Every line below from the one containing "robot to p'=(99/20,-127/20)." through the one containing "k_att=5/4, k_rep=36, robot" must be transcribed exactly. Omit all lines outside that stretch.

[Saved entries]
****************

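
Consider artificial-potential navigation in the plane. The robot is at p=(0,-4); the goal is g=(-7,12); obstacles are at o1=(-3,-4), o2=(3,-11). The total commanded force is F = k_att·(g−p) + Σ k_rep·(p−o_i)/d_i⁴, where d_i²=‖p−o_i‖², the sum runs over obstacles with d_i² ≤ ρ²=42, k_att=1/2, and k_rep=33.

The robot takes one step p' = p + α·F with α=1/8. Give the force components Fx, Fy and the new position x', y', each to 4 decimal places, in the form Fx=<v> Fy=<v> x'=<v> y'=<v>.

Fx=-2.2778 Fy=8.0000 x'=-0.2847 y'=-3.0000

F_att = 1/2·(g−p) = 1/2·(-7,16) = (-3.5000,8.0000)
o1: d²=9 ≤ ρ²=42; F_rep = 33·(3,0)/9² = (1.2222,0.0000)
o2: d²=58 > ρ²=42 → inactive
F = F_att + ΣF_rep = (-2.2778,8.0000)
p' = p + 1/8·F = (-0.2847,-3.0000)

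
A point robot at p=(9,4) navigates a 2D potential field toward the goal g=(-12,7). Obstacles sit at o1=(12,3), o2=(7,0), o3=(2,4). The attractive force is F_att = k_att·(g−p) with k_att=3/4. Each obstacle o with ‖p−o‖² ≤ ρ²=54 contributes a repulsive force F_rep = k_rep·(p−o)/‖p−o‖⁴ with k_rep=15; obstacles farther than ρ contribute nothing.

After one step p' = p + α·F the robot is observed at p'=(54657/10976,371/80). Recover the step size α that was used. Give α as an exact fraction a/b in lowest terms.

F_att = 3/4·(g−p) = 3/4·(-21,3) = (-15.7500,2.2500)
o1: d²=10 ≤ ρ²=54; F_rep = 15·(-3,1)/10² = (-0.4500,0.1500)
o2: d²=20 ≤ ρ²=54; F_rep = 15·(2,4)/20² = (0.0750,0.1500)
o3: d²=49 ≤ ρ²=54; F_rep = 15·(7,0)/49² = (0.0437,0.0000)
F = F_att + ΣF_rep = (-16.0813,2.5500)
Δp = p'−p = (-4.0203,0.6375); α = Δx/Fx = (-44127/10976) / (-44127/2744) = 1/4
check: Δy/Fy = (51/80) / (51/20) = 1/4 ✓

α = 1/4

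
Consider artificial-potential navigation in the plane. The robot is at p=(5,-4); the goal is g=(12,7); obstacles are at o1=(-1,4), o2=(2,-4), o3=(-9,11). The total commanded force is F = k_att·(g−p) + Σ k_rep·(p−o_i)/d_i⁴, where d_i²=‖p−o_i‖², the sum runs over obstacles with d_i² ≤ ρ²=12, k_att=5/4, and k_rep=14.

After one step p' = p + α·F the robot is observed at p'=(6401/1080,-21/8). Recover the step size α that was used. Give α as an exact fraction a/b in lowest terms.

F_att = 5/4·(g−p) = 5/4·(7,11) = (8.7500,13.7500)
o1: d²=100 > ρ²=12 → inactive
o2: d²=9 ≤ ρ²=12; F_rep = 14·(3,0)/9² = (0.5185,0.0000)
o3: d²=421 > ρ²=12 → inactive
F = F_att + ΣF_rep = (9.2685,13.7500)
Δp = p'−p = (0.9269,1.3750); α = Δx/Fx = (1001/1080) / (1001/108) = 1/10
check: Δy/Fy = (11/8) / (55/4) = 1/10 ✓

α = 1/10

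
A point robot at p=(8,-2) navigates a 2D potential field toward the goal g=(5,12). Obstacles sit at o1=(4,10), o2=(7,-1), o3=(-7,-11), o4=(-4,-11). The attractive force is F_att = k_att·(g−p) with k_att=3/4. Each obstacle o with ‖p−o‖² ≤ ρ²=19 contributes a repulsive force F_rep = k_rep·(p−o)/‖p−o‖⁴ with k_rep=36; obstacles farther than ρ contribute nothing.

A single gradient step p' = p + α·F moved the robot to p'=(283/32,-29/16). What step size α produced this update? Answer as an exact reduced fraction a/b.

α = 1/8

F_att = 3/4·(g−p) = 3/4·(-3,14) = (-2.2500,10.5000)
o1: d²=160 > ρ²=19 → inactive
o2: d²=2 ≤ ρ²=19; F_rep = 36·(1,-1)/2² = (9.0000,-9.0000)
o3: d²=306 > ρ²=19 → inactive
o4: d²=225 > ρ²=19 → inactive
F = F_att + ΣF_rep = (6.7500,1.5000)
Δp = p'−p = (0.8438,0.1875); α = Δx/Fx = (27/32) / (27/4) = 1/8
check: Δy/Fy = (3/16) / (3/2) = 1/8 ✓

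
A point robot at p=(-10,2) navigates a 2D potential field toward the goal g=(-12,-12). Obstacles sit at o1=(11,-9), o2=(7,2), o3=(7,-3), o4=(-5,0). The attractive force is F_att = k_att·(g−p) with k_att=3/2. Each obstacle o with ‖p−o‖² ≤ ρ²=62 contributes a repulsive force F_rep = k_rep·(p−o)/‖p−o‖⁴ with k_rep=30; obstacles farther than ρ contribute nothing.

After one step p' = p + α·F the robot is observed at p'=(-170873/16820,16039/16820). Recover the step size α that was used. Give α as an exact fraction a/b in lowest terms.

α = 1/20

F_att = 3/2·(g−p) = 3/2·(-2,-14) = (-3.0000,-21.0000)
o1: d²=562 > ρ²=62 → inactive
o2: d²=289 > ρ²=62 → inactive
o3: d²=314 > ρ²=62 → inactive
o4: d²=29 ≤ ρ²=62; F_rep = 30·(-5,2)/29² = (-0.1784,0.0713)
F = F_att + ΣF_rep = (-3.1784,-20.9287)
Δp = p'−p = (-0.1589,-1.0464); α = Δx/Fx = (-2673/16820) / (-2673/841) = 1/20
check: Δy/Fy = (-17601/16820) / (-17601/841) = 1/20 ✓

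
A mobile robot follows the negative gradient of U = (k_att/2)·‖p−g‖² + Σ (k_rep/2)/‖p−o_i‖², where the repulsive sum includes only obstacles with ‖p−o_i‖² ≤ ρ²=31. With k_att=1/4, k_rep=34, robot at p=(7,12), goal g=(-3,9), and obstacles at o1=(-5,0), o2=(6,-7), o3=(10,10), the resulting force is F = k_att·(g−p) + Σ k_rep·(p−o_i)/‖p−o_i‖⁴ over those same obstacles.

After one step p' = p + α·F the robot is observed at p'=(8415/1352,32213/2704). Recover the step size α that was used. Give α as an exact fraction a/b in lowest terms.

α = 1/4

F_att = 1/4·(g−p) = 1/4·(-10,-3) = (-2.5000,-0.7500)
o1: d²=288 > ρ²=31 → inactive
o2: d²=362 > ρ²=31 → inactive
o3: d²=13 ≤ ρ²=31; F_rep = 34·(-3,2)/13² = (-0.6036,0.4024)
F = F_att + ΣF_rep = (-3.1036,-0.3476)
Δp = p'−p = (-0.7759,-0.0869); α = Δx/Fx = (-1049/1352) / (-1049/338) = 1/4
check: Δy/Fy = (-235/2704) / (-235/676) = 1/4 ✓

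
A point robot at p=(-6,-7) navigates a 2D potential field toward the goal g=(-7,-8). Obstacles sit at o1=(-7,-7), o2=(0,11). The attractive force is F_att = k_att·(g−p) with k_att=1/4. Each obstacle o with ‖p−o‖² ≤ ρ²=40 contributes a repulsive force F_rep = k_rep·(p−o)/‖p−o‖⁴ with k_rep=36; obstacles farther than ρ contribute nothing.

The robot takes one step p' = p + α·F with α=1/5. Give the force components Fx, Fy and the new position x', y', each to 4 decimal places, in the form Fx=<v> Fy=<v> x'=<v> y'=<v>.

Fx=35.7500 Fy=-0.2500 x'=1.1500 y'=-7.0500

F_att = 1/4·(g−p) = 1/4·(-1,-1) = (-0.2500,-0.2500)
o1: d²=1 ≤ ρ²=40; F_rep = 36·(1,0)/1² = (36.0000,0.0000)
o2: d²=360 > ρ²=40 → inactive
F = F_att + ΣF_rep = (35.7500,-0.2500)
p' = p + 1/5·F = (1.1500,-7.0500)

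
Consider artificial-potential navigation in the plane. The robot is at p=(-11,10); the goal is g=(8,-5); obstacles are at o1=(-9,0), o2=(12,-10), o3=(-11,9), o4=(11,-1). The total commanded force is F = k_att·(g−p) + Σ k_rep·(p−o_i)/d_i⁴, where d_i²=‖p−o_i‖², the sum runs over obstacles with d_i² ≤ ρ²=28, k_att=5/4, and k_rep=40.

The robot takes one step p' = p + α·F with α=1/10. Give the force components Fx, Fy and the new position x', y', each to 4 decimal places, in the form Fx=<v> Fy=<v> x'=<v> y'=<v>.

Fx=23.7500 Fy=21.2500 x'=-8.6250 y'=12.1250

F_att = 5/4·(g−p) = 5/4·(19,-15) = (23.7500,-18.7500)
o1: d²=104 > ρ²=28 → inactive
o2: d²=929 > ρ²=28 → inactive
o3: d²=1 ≤ ρ²=28; F_rep = 40·(0,1)/1² = (0.0000,40.0000)
o4: d²=605 > ρ²=28 → inactive
F = F_att + ΣF_rep = (23.7500,21.2500)
p' = p + 1/10·F = (-8.6250,12.1250)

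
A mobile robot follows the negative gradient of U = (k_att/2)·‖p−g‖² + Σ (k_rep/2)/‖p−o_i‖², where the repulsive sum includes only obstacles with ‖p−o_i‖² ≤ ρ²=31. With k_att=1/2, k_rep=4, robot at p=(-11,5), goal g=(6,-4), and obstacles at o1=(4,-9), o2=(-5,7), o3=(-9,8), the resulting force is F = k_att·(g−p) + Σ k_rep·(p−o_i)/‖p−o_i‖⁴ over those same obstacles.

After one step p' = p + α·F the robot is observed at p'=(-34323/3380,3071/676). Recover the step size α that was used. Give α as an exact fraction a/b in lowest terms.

F_att = 1/2·(g−p) = 1/2·(17,-9) = (8.5000,-4.5000)
o1: d²=421 > ρ²=31 → inactive
o2: d²=40 > ρ²=31 → inactive
o3: d²=13 ≤ ρ²=31; F_rep = 4·(-2,-3)/13² = (-0.0473,-0.0710)
F = F_att + ΣF_rep = (8.4527,-4.5710)
Δp = p'−p = (0.8453,-0.4571); α = Δx/Fx = (2857/3380) / (2857/338) = 1/10
check: Δy/Fy = (-309/676) / (-1545/338) = 1/10 ✓

α = 1/10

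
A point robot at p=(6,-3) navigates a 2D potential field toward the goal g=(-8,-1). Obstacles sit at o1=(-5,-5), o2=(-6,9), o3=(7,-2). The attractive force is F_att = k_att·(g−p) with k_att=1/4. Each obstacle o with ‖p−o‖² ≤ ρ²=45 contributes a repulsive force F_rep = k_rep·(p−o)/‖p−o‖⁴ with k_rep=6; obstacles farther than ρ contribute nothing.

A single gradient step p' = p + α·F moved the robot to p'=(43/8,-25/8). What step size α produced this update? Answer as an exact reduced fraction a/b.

F_att = 1/4·(g−p) = 1/4·(-14,2) = (-3.5000,0.5000)
o1: d²=125 > ρ²=45 → inactive
o2: d²=288 > ρ²=45 → inactive
o3: d²=2 ≤ ρ²=45; F_rep = 6·(-1,-1)/2² = (-1.5000,-1.5000)
F = F_att + ΣF_rep = (-5.0000,-1.0000)
Δp = p'−p = (-0.6250,-0.1250); α = Δx/Fx = (-5/8) / (-5) = 1/8
check: Δy/Fy = (-1/8) / (-1) = 1/8 ✓

α = 1/8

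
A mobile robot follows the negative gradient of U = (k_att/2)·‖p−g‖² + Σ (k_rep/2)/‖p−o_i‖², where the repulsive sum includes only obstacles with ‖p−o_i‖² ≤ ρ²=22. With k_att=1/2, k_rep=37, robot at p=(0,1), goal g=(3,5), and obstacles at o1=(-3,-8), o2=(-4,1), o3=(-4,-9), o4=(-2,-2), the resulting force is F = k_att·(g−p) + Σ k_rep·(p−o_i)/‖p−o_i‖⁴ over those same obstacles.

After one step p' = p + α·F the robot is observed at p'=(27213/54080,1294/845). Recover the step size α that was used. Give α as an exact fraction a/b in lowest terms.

α = 1/5

F_att = 1/2·(g−p) = 1/2·(3,4) = (1.5000,2.0000)
o1: d²=90 > ρ²=22 → inactive
o2: d²=16 ≤ ρ²=22; F_rep = 37·(4,0)/16² = (0.5781,0.0000)
o3: d²=116 > ρ²=22 → inactive
o4: d²=13 ≤ ρ²=22; F_rep = 37·(2,3)/13² = (0.4379,0.6568)
F = F_att + ΣF_rep = (2.5160,2.6568)
Δp = p'−p = (0.5032,0.5314); α = Δx/Fx = (27213/54080) / (27213/10816) = 1/5
check: Δy/Fy = (449/845) / (449/169) = 1/5 ✓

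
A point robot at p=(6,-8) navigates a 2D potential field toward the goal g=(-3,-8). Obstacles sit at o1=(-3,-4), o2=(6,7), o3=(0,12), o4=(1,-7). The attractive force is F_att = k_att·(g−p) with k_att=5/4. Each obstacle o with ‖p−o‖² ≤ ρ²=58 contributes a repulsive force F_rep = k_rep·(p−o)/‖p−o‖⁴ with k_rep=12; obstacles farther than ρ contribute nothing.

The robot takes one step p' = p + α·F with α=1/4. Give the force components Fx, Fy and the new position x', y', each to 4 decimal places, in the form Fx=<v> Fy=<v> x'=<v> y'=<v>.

Fx=-11.1612 Fy=-0.0178 x'=3.2097 y'=-8.0044

F_att = 5/4·(g−p) = 5/4·(-9,0) = (-11.2500,0.0000)
o1: d²=97 > ρ²=58 → inactive
o2: d²=225 > ρ²=58 → inactive
o3: d²=436 > ρ²=58 → inactive
o4: d²=26 ≤ ρ²=58; F_rep = 12·(5,-1)/26² = (0.0888,-0.0178)
F = F_att + ΣF_rep = (-11.1612,-0.0178)
p' = p + 1/4·F = (3.2097,-8.0044)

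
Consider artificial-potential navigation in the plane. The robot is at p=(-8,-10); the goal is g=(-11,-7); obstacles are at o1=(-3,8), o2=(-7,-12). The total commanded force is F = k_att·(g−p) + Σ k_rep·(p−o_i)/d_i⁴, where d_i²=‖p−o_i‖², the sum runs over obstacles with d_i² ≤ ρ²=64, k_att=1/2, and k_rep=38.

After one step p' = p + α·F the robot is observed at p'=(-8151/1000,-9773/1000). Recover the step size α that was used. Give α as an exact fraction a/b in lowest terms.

F_att = 1/2·(g−p) = 1/2·(-3,3) = (-1.5000,1.5000)
o1: d²=349 > ρ²=64 → inactive
o2: d²=5 ≤ ρ²=64; F_rep = 38·(-1,2)/5² = (-1.5200,3.0400)
F = F_att + ΣF_rep = (-3.0200,4.5400)
Δp = p'−p = (-0.1510,0.2270); α = Δx/Fx = (-151/1000) / (-151/50) = 1/20
check: Δy/Fy = (227/1000) / (227/50) = 1/20 ✓

α = 1/20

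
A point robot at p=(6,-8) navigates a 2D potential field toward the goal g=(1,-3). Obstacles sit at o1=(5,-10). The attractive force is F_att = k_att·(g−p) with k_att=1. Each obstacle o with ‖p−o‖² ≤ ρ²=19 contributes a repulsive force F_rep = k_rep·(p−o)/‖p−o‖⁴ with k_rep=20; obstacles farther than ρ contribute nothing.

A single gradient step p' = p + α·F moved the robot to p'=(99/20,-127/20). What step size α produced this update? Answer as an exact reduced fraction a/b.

F_att = 1·(g−p) = 1·(-5,5) = (-5.0000,5.0000)
o1: d²=5 ≤ ρ²=19; F_rep = 20·(1,2)/5² = (0.8000,1.6000)
F = F_att + ΣF_rep = (-4.2000,6.6000)
Δp = p'−p = (-1.0500,1.6500); α = Δx/Fx = (-21/20) / (-21/5) = 1/4
check: Δy/Fy = (33/20) / (33/5) = 1/4 ✓

α = 1/4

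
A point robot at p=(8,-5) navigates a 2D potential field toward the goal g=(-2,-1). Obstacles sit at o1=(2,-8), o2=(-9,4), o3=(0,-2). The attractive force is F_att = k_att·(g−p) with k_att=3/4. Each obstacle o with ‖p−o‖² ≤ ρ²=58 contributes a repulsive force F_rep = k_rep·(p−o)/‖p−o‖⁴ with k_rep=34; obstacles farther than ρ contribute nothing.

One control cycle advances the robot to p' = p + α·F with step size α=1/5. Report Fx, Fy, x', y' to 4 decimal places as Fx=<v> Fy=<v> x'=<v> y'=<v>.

Fx=-7.3993 Fy=3.0504 x'=6.5201 y'=-4.3899

F_att = 3/4·(g−p) = 3/4·(-10,4) = (-7.5000,3.0000)
o1: d²=45 ≤ ρ²=58; F_rep = 34·(6,3)/45² = (0.1007,0.0504)
o2: d²=370 > ρ²=58 → inactive
o3: d²=73 > ρ²=58 → inactive
F = F_att + ΣF_rep = (-7.3993,3.0504)
p' = p + 1/5·F = (6.5201,-4.3899)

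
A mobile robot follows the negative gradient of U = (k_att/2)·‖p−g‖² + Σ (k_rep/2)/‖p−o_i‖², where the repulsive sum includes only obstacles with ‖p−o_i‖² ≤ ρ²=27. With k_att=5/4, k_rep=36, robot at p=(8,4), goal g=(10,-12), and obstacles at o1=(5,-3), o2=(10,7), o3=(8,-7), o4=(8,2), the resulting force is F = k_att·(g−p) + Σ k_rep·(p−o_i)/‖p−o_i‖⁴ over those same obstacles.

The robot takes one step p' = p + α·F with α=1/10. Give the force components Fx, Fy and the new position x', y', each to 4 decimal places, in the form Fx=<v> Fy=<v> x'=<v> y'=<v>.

F_att = 5/4·(g−p) = 5/4·(2,-16) = (2.5000,-20.0000)
o1: d²=58 > ρ²=27 → inactive
o2: d²=13 ≤ ρ²=27; F_rep = 36·(-2,-3)/13² = (-0.4260,-0.6391)
o3: d²=121 > ρ²=27 → inactive
o4: d²=4 ≤ ρ²=27; F_rep = 36·(0,2)/4² = (0.0000,4.5000)
F = F_att + ΣF_rep = (2.0740,-16.1391)
p' = p + 1/10·F = (8.2074,2.3861)

Fx=2.0740 Fy=-16.1391 x'=8.2074 y'=2.3861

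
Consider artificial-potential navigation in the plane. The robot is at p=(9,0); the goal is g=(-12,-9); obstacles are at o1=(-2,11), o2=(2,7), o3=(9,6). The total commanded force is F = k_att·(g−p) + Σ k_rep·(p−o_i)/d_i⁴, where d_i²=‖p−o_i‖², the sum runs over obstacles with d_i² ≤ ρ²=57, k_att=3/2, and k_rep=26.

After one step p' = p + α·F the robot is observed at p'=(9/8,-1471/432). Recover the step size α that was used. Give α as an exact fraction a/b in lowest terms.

α = 1/4

F_att = 3/2·(g−p) = 3/2·(-21,-9) = (-31.5000,-13.5000)
o1: d²=242 > ρ²=57 → inactive
o2: d²=98 > ρ²=57 → inactive
o3: d²=36 ≤ ρ²=57; F_rep = 26·(0,-6)/36² = (0.0000,-0.1204)
F = F_att + ΣF_rep = (-31.5000,-13.6204)
Δp = p'−p = (-7.8750,-3.4051); α = Δx/Fx = (-63/8) / (-63/2) = 1/4
check: Δy/Fy = (-1471/432) / (-1471/108) = 1/4 ✓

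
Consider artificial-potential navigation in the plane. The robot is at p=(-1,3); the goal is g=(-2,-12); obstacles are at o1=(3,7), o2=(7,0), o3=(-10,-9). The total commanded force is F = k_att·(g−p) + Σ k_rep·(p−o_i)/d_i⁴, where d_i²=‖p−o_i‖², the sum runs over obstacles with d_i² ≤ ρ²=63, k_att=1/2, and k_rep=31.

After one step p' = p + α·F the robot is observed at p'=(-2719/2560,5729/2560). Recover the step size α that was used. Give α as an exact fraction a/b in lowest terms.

α = 1/10

F_att = 1/2·(g−p) = 1/2·(-1,-15) = (-0.5000,-7.5000)
o1: d²=32 ≤ ρ²=63; F_rep = 31·(-4,-4)/32² = (-0.1211,-0.1211)
o2: d²=73 > ρ²=63 → inactive
o3: d²=225 > ρ²=63 → inactive
F = F_att + ΣF_rep = (-0.6211,-7.6211)
Δp = p'−p = (-0.0621,-0.7621); α = Δx/Fx = (-159/2560) / (-159/256) = 1/10
check: Δy/Fy = (-1951/2560) / (-1951/256) = 1/10 ✓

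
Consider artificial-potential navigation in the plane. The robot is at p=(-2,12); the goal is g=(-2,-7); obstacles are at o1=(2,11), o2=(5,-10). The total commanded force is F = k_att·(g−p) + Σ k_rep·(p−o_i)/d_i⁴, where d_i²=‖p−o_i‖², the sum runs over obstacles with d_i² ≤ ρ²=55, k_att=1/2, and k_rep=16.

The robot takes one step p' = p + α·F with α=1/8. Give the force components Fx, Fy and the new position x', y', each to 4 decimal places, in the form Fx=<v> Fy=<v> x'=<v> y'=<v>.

F_att = 1/2·(g−p) = 1/2·(0,-19) = (0.0000,-9.5000)
o1: d²=17 ≤ ρ²=55; F_rep = 16·(-4,1)/17² = (-0.2215,0.0554)
o2: d²=533 > ρ²=55 → inactive
F = F_att + ΣF_rep = (-0.2215,-9.4446)
p' = p + 1/8·F = (-2.0277,10.8194)

Fx=-0.2215 Fy=-9.4446 x'=-2.0277 y'=10.8194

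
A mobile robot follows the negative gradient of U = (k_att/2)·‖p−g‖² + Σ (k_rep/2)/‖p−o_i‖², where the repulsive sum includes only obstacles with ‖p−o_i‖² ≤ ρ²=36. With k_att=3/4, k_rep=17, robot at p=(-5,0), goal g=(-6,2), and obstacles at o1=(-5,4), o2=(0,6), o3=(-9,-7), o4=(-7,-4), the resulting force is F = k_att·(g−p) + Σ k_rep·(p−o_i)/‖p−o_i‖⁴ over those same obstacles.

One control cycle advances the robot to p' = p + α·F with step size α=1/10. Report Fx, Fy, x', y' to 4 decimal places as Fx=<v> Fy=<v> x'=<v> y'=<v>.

Fx=-0.6650 Fy=1.4044 x'=-5.0665 y'=0.1404

F_att = 3/4·(g−p) = 3/4·(-1,2) = (-0.7500,1.5000)
o1: d²=16 ≤ ρ²=36; F_rep = 17·(0,-4)/16² = (0.0000,-0.2656)
o2: d²=61 > ρ²=36 → inactive
o3: d²=65 > ρ²=36 → inactive
o4: d²=20 ≤ ρ²=36; F_rep = 17·(2,4)/20² = (0.0850,0.1700)
F = F_att + ΣF_rep = (-0.6650,1.4044)
p' = p + 1/10·F = (-5.0665,0.1404)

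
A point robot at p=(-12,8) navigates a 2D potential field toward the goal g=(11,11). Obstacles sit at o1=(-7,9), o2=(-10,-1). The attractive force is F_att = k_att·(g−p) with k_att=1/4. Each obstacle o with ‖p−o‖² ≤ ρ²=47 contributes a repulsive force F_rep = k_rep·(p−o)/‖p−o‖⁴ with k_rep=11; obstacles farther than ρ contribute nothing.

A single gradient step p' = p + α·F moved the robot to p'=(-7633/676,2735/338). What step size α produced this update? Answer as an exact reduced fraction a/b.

F_att = 1/4·(g−p) = 1/4·(23,3) = (5.7500,0.7500)
o1: d²=26 ≤ ρ²=47; F_rep = 11·(-5,-1)/26² = (-0.0814,-0.0163)
o2: d²=85 > ρ²=47 → inactive
F = F_att + ΣF_rep = (5.6686,0.7337)
Δp = p'−p = (0.7086,0.0917); α = Δx/Fx = (479/676) / (958/169) = 1/8
check: Δy/Fy = (31/338) / (124/169) = 1/8 ✓

α = 1/8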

****************

[Response to the task]
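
A single gradient step p' = p + α·F moved the robot to p'=(99/20,-127/20). What step size α produced this update? Answer as an exact reduced fraction a/b.

F_att = 1·(g−p) = 1·(-5,5) = (-5.0000,5.0000)
o1: d²=5 ≤ ρ²=19; F_rep = 20·(1,2)/5² = (0.8000,1.6000)
F = F_att + ΣF_rep = (-4.2000,6.6000)
Δp = p'−p = (-1.0500,1.6500); α = Δx/Fx = (-21/20) / (-21/5) = 1/4
check: Δy/Fy = (33/20) / (33/5) = 1/4 ✓

α = 1/4

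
A point robot at p=(8,-5) navigates a 2D potential field toward the goal g=(-2,-1). Obstacles sit at o1=(2,-8), o2=(-9,4), o3=(0,-2). The attractive force is F_att = k_att·(g−p) with k_att=3/4. Each obstacle o with ‖p−o‖² ≤ ρ²=58 contributes a repulsive force F_rep = k_rep·(p−o)/‖p−o‖⁴ with k_rep=34; obstacles farther than ρ contribute nothing.

One control cycle advances the robot to p' = p + α·F with step size α=1/5. Report Fx, Fy, x', y' to 4 decimal places as Fx=<v> Fy=<v> x'=<v> y'=<v>.

Fx=-7.3993 Fy=3.0504 x'=6.5201 y'=-4.3899

F_att = 3/4·(g−p) = 3/4·(-10,4) = (-7.5000,3.0000)
o1: d²=45 ≤ ρ²=58; F_rep = 34·(6,3)/45² = (0.1007,0.0504)
o2: d²=370 > ρ²=58 → inactive
o3: d²=73 > ρ²=58 → inactive
F = F_att + ΣF_rep = (-7.3993,3.0504)
p' = p + 1/5·F = (6.5201,-4.3899)

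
A mobile robot follows the negative gradient of U = (k_att/2)·‖p−g‖² + Σ (k_rep/2)/‖p−o_i‖², where the repulsive sum includes only obstacles with ‖p−o_i‖² ≤ ρ²=27. With k_att=5/4, k_rep=36, robot at p=(8,4), goal g=(10,-12), and obstacles at o1=(5,-3), o2=(10,7), o3=(8,-7), o4=(8,2), the resulting force is F = k_att·(g−p) + Σ k_rep·(p−o_i)/‖p−o_i‖⁴ over those same obstacles.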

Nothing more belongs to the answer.